Task prompt =
Repeat only the stretch of lines below that runs from the line with "What is y(r)" through the line with "Answer: 3599/2 - √111163 ≈ 1466.1", unaltered.

-*-*-

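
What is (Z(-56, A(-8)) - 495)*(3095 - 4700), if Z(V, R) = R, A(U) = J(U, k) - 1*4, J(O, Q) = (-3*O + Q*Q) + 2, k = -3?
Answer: 744720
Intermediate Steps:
J(O, Q) = 2 + Q**2 - 3*O (J(O, Q) = (-3*O + Q**2) + 2 = (Q**2 - 3*O) + 2 = 2 + Q**2 - 3*O)
A(U) = 7 - 3*U (A(U) = (2 + (-3)**2 - 3*U) - 1*4 = (2 + 9 - 3*U) - 4 = (11 - 3*U) - 4 = 7 - 3*U)
(Z(-56, A(-8)) - 495)*(3095 - 4700) = ((7 - 3*(-8)) - 495)*(3095 - 4700) = ((7 + 24) - 495)*(-1605) = (31 - 495)*(-1605) = -464*(-1605) = 744720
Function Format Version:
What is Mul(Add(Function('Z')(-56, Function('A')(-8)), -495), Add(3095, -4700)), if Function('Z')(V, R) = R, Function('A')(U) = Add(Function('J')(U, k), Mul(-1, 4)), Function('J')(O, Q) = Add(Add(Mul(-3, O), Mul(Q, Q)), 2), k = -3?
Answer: 744720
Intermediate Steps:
Function('J')(O, Q) = Add(2, Pow(Q, 2), Mul(-3, O)) (Function('J')(O, Q) = Add(Add(Mul(-3, O), Pow(Q, 2)), 2) = Add(Add(Pow(Q, 2), Mul(-3, O)), 2) = Add(2, Pow(Q, 2), Mul(-3, O)))
Function('A')(U) = Add(7, Mul(-3, U)) (Function('A')(U) = Add(Add(2, Pow(-3, 2), Mul(-3, U)), Mul(-1, 4)) = Add(Add(2, 9, Mul(-3, U)), -4) = Add(Add(11, Mul(-3, U)), -4) = Add(7, Mul(-3, U)))
Mul(Add(Function('Z')(-56, Function('A')(-8)), -495), Add(3095, -4700)) = Mul(Add(Add(7, Mul(-3, -8)), -495), Add(3095, -4700)) = Mul(Add(Add(7, 24), -495), -1605) = Mul(Add(31, -495), -1605) = Mul(-464, -1605) = 744720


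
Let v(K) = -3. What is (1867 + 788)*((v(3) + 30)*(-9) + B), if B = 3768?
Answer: 9358875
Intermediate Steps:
(1867 + 788)*((v(3) + 30)*(-9) + B) = (1867 + 788)*((-3 + 30)*(-9) + 3768) = 2655*(27*(-9) + 3768) = 2655*(-243 + 3768) = 2655*3525 = 9358875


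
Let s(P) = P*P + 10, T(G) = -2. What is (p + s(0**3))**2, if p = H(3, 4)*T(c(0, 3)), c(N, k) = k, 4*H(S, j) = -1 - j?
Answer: 625/4 ≈ 156.25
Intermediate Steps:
H(S, j) = -1/4 - j/4 (H(S, j) = (-1 - j)/4 = -1/4 - j/4)
s(P) = 10 + P**2 (s(P) = P**2 + 10 = 10 + P**2)
p = 5/2 (p = (-1/4 - 1/4*4)*(-2) = (-1/4 - 1)*(-2) = -5/4*(-2) = 5/2 ≈ 2.5000)
(p + s(0**3))**2 = (5/2 + (10 + (0**3)**2))**2 = (5/2 + (10 + 0**2))**2 = (5/2 + (10 + 0))**2 = (5/2 + 10)**2 = (25/2)**2 = 625/4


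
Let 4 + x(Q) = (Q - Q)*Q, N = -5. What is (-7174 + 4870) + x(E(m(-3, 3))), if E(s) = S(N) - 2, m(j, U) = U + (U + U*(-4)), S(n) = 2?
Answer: -2308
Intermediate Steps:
m(j, U) = -2*U (m(j, U) = U + (U - 4*U) = U - 3*U = -2*U)
E(s) = 0 (E(s) = 2 - 2 = 0)
x(Q) = -4 (x(Q) = -4 + (Q - Q)*Q = -4 + 0*Q = -4 + 0 = -4)
(-7174 + 4870) + x(E(m(-3, 3))) = (-7174 + 4870) - 4 = -2304 - 4 = -2308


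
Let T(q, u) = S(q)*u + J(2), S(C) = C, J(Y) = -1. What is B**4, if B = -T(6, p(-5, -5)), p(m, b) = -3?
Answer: 130321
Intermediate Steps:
T(q, u) = -1 + q*u (T(q, u) = q*u - 1 = -1 + q*u)
B = 19 (B = -(-1 + 6*(-3)) = -(-1 - 18) = -1*(-19) = 19)
B**4 = 19**4 = 130321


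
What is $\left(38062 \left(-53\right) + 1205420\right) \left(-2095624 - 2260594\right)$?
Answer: $3536665282788$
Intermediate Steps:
$\left(38062 \left(-53\right) + 1205420\right) \left(-2095624 - 2260594\right) = \left(-2017286 + 1205420\right) \left(-4356218\right) = \left(-811866\right) \left(-4356218\right) = 3536665282788$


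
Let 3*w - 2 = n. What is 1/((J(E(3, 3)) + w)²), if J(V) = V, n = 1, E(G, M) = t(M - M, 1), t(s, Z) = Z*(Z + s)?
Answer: ¼ ≈ 0.25000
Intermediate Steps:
E(G, M) = 1 (E(G, M) = 1*(1 + (M - M)) = 1*(1 + 0) = 1*1 = 1)
w = 1 (w = ⅔ + (⅓)*1 = ⅔ + ⅓ = 1)
1/((J(E(3, 3)) + w)²) = 1/((1 + 1)²) = 1/(2²) = 1/4 = ¼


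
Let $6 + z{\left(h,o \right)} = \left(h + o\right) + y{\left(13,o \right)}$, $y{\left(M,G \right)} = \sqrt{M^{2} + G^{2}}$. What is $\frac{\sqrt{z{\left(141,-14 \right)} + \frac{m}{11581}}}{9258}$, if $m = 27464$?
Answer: $\frac{\sqrt{16546527465 + 134119561 \sqrt{365}}}{107216898} \approx 0.0012893$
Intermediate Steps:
$y{\left(M,G \right)} = \sqrt{G^{2} + M^{2}}$
$z{\left(h,o \right)} = -6 + h + o + \sqrt{169 + o^{2}}$ ($z{\left(h,o \right)} = -6 + \left(\left(h + o\right) + \sqrt{o^{2} + 13^{2}}\right) = -6 + \left(\left(h + o\right) + \sqrt{o^{2} + 169}\right) = -6 + \left(\left(h + o\right) + \sqrt{169 + o^{2}}\right) = -6 + \left(h + o + \sqrt{169 + o^{2}}\right) = -6 + h + o + \sqrt{169 + o^{2}}$)
$\frac{\sqrt{z{\left(141,-14 \right)} + \frac{m}{11581}}}{9258} = \frac{\sqrt{\left(-6 + 141 - 14 + \sqrt{169 + \left(-14\right)^{2}}\right) + \frac{27464}{11581}}}{9258} = \sqrt{\left(-6 + 141 - 14 + \sqrt{169 + 196}\right) + 27464 \cdot \frac{1}{11581}} \cdot \frac{1}{9258} = \sqrt{\left(-6 + 141 - 14 + \sqrt{365}\right) + \frac{27464}{11581}} \cdot \frac{1}{9258} = \sqrt{\left(121 + \sqrt{365}\right) + \frac{27464}{11581}} \cdot \frac{1}{9258} = \sqrt{\frac{1428765}{11581} + \sqrt{365}} \cdot \frac{1}{9258} = \frac{\sqrt{\frac{1428765}{11581} + \sqrt{365}}}{9258}$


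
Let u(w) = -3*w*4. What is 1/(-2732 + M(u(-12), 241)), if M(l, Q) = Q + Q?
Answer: -1/2250 ≈ -0.00044444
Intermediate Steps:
u(w) = -12*w
M(l, Q) = 2*Q
1/(-2732 + M(u(-12), 241)) = 1/(-2732 + 2*241) = 1/(-2732 + 482) = 1/(-2250) = -1/2250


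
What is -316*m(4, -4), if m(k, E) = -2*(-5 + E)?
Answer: -5688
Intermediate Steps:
m(k, E) = 10 - 2*E
-316*m(4, -4) = -316*(10 - 2*(-4)) = -316*(10 + 8) = -316*18 = -5688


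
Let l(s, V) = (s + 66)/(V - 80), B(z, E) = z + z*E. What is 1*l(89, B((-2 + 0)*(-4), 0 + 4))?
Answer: -31/8 ≈ -3.8750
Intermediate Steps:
B(z, E) = z + E*z
l(s, V) = (66 + s)/(-80 + V)
1*l(89, B((-2 + 0)*(-4), 0 + 4)) = 1*((66 + 89)/(-80 + ((-2 + 0)*(-4))*(1 + (0 + 4)))) = 1*(155/(-80 + (-2*(-4))*(1 + 4))) = 1*(155/(-80 + 8*5)) = 1*(155/(-80 + 40)) = 1*(155/(-40)) = 1*(-1/40*155) = 1*(-31/8) = -31/8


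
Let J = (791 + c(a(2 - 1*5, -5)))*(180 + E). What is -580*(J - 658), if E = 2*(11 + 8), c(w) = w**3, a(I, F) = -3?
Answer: -96218520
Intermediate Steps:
E = 38 (E = 2*19 = 38)
J = 166552 (J = (791 + (-3)**3)*(180 + 38) = (791 - 27)*218 = 764*218 = 166552)
-580*(J - 658) = -580*(166552 - 658) = -580*165894 = -96218520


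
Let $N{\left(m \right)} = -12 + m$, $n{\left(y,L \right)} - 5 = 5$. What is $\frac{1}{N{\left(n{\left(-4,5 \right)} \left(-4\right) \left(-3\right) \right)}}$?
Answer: $\frac{1}{108} \approx 0.0092593$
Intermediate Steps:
$n{\left(y,L \right)} = 10$ ($n{\left(y,L \right)} = 5 + 5 = 10$)
$\frac{1}{N{\left(n{\left(-4,5 \right)} \left(-4\right) \left(-3\right) \right)}} = \frac{1}{-12 + 10 \left(-4\right) \left(-3\right)} = \frac{1}{-12 - -120} = \frac{1}{-12 + 120} = \frac{1}{108}$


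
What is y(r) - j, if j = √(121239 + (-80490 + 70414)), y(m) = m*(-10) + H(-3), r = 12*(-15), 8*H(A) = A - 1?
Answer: 3599/2 - √111163 ≈ 1466.1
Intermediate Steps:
H(A) = -⅛ + A/8 (H(A) = (A - 1)/8 = (-1 + A)/8 = -⅛ + A/8)
r = -180
y(m) = -½ - 10*m (y(m) = m*(-10) + (-⅛ + (⅛)*(-3)) = -10*m + (-⅛ - 3/8) = -10*m - ½ = -½ - 10*m)
j = √111163 (j = √(121239 - 10076) = √111163 ≈ 333.41)
y(r) - j = (-½ - 10*(-180)) - √111163 = (-½ + 1800) - √111163 = 3599/2 - √111163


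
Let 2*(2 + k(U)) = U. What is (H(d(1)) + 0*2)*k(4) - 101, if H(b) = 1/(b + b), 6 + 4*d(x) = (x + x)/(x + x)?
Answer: -101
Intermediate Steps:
k(U) = -2 + U/2
d(x) = -5/4 (d(x) = -3/2 + ((x + x)/(x + x))/4 = -3/2 + ((2*x)/((2*x)))/4 = -3/2 + ((2*x)*(1/(2*x)))/4 = -3/2 + (¼)*1 = -3/2 + ¼ = -5/4)
H(b) = 1/(2*b)
(H(d(1)) + 0*2)*k(4) - 101 = (1/(2*(-5/4)) + 0*2)*(-2 + (½)*4) - 101 = ((½)*(-⅘) + 0)*(-2 + 2) - 101 = (-⅖ + 0)*0 - 101 = -⅖*0 - 101 = 0 - 101 = -101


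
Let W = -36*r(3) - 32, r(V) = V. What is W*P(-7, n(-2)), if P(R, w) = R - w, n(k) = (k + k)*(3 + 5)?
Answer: -3500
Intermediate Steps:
W = -140 (W = -36*3 - 32 = -108 - 32 = -140)
n(k) = 16*k (n(k) = (2*k)*8 = 16*k)
W*P(-7, n(-2)) = -140*(-7 - 16*(-2)) = -140*(-7 - 1*(-32)) = -140*(-7 + 32) = -140*25 = -3500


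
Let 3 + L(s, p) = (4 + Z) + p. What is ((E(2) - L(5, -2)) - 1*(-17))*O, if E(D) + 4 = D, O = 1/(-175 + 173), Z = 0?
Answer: -8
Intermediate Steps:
L(s, p) = 1 + p (L(s, p) = -3 + ((4 + 0) + p) = -3 + (4 + p) = 1 + p)
O = -1/2 (O = 1/(-2) = -1/2 ≈ -0.50000)
E(D) = -4 + D
((E(2) - L(5, -2)) - 1*(-17))*O = (((-4 + 2) - (1 - 2)) - 1*(-17))*(-1/2) = ((-2 - 1*(-1)) + 17)*(-1/2) = ((-2 + 1) + 17)*(-1/2) = (-1 + 17)*(-1/2) = 16*(-1/2) = -8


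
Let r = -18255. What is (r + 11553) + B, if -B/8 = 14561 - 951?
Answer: -115582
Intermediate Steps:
B = -108880 (B = -8*(14561 - 951) = -8*13610 = -108880)
(r + 11553) + B = (-18255 + 11553) - 108880 = -6702 - 108880 = -115582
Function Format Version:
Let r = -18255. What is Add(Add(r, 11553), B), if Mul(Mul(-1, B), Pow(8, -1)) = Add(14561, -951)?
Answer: -115582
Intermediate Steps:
B = -108880 (B = Mul(-8, Add(14561, -951)) = Mul(-8, 13610) = -108880)
Add(Add(r, 11553), B) = Add(Add(-18255, 11553), -108880) = Add(-6702, -108880) = -115582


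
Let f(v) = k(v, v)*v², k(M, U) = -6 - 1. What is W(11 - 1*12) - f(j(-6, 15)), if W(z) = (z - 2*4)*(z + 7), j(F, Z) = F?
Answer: 198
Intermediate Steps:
k(M, U) = -7
f(v) = -7*v²
W(z) = (-8 + z)*(7 + z) (W(z) = (z - 8)*(7 + z) = (-8 + z)*(7 + z))
W(11 - 1*12) - f(j(-6, 15)) = (-56 + (11 - 1*12)² - (11 - 1*12)) - (-7)*(-6)² = (-56 + (11 - 12)² - (11 - 12)) - (-7)*36 = (-56 + (-1)² - 1*(-1)) - 1*(-252) = (-56 + 1 + 1) + 252 = -54 + 252 = 198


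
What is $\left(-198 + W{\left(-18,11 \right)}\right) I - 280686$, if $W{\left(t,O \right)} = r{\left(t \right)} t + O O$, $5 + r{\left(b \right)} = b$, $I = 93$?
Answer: $-249345$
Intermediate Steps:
$r{\left(b \right)} = -5 + b$
$W{\left(t,O \right)} = O^{2} + t \left(-5 + t\right)$ ($W{\left(t,O \right)} = \left(-5 + t\right) t + O O = t \left(-5 + t\right) + O^{2} = O^{2} + t \left(-5 + t\right)$)
$\left(-198 + W{\left(-18,11 \right)}\right) I - 280686 = \left(-198 - \left(-121 + 18 \left(-5 - 18\right)\right)\right) 93 - 280686 = \left(-198 + \left(121 - -414\right)\right) 93 - 280686 = \left(-198 + \left(121 + 414\right)\right) 93 - 280686 = \left(-198 + 535\right) 93 - 280686 = 337 \cdot 93 - 280686 = 31341 - 280686 = -249345$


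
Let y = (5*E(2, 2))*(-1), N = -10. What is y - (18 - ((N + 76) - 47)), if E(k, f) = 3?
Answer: -14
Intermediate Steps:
y = -15 (y = (5*3)*(-1) = 15*(-1) = -15)
y - (18 - ((N + 76) - 47)) = -15 - (18 - ((-10 + 76) - 47)) = -15 - (18 - (66 - 47)) = -15 - (18 - 1*19) = -15 - (18 - 19) = -15 - 1*(-1) = -15 + 1 = -14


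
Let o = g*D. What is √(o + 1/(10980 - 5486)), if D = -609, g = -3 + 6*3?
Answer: I*√275731163366/5494 ≈ 95.577*I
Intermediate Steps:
g = 15 (g = -3 + 18 = 15)
o = -9135 (o = 15*(-609) = -9135)
√(o + 1/(10980 - 5486)) = √(-9135 + 1/(10980 - 5486)) = √(-9135 + 1/5494) = √(-50187689/5494) = I*√275731163366/5494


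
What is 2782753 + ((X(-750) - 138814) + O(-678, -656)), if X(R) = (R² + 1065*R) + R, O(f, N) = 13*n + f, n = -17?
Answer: 2406040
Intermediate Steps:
O(f, N) = -221 + f (O(f, N) = 13*(-17) + f = -221 + f)
X(R) = R² + 1066*R
2782753 + ((X(-750) - 138814) + O(-678, -656)) = 2782753 + ((-750*(1066 - 750) - 138814) + (-221 - 678)) = 2782753 + ((-750*316 - 138814) - 899) = 2782753 + ((-237000 - 138814) - 899) = 2782753 + (-375814 - 899) = 2782753 - 376713 = 2406040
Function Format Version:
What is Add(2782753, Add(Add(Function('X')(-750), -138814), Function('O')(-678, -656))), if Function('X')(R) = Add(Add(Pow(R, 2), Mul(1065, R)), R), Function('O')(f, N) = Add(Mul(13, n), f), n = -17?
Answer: 2406040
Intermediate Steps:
Function('O')(f, N) = Add(-221, f) (Function('O')(f, N) = Add(Mul(13, -17), f) = Add(-221, f))
Function('X')(R) = Add(Pow(R, 2), Mul(1066, R))
Add(2782753, Add(Add(Function('X')(-750), -138814), Function('O')(-678, -656))) = Add(2782753, Add(Add(Mul(-750, Add(1066, -750)), -138814), Add(-221, -678))) = Add(2782753, Add(Add(Mul(-750, 316), -138814), -899)) = Add(2782753, Add(Add(-237000, -138814), -899)) = Add(2782753, Add(-375814, -899)) = Add(2782753, -376713) = 2406040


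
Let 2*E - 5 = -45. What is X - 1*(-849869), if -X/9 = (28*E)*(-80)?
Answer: 446669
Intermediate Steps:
E = -20 (E = 5/2 + (½)*(-45) = 5/2 - 45/2 = -20)
X = -403200 (X = -9*28*(-20)*(-80) = -(-5040)*(-80) = -9*44800 = -403200)
X - 1*(-849869) = -403200 - 1*(-849869) = -403200 + 849869 = 446669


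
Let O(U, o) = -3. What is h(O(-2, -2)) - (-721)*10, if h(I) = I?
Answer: 7207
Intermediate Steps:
h(O(-2, -2)) - (-721)*10 = -3 - (-721)*10 = -3 - 103*(-70) = -3 + 7210 = 7207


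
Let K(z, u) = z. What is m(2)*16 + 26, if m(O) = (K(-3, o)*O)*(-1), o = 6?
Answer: 122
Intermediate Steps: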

-*-*-

Result of the exercise =
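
What is y(r) - j, if j = √(121239 + (-80490 + 70414)), y(m) = m*(-10) + H(-3), r = 12*(-15), 8*H(A) = A - 1?
Answer: 3599/2 - √111163 ≈ 1466.1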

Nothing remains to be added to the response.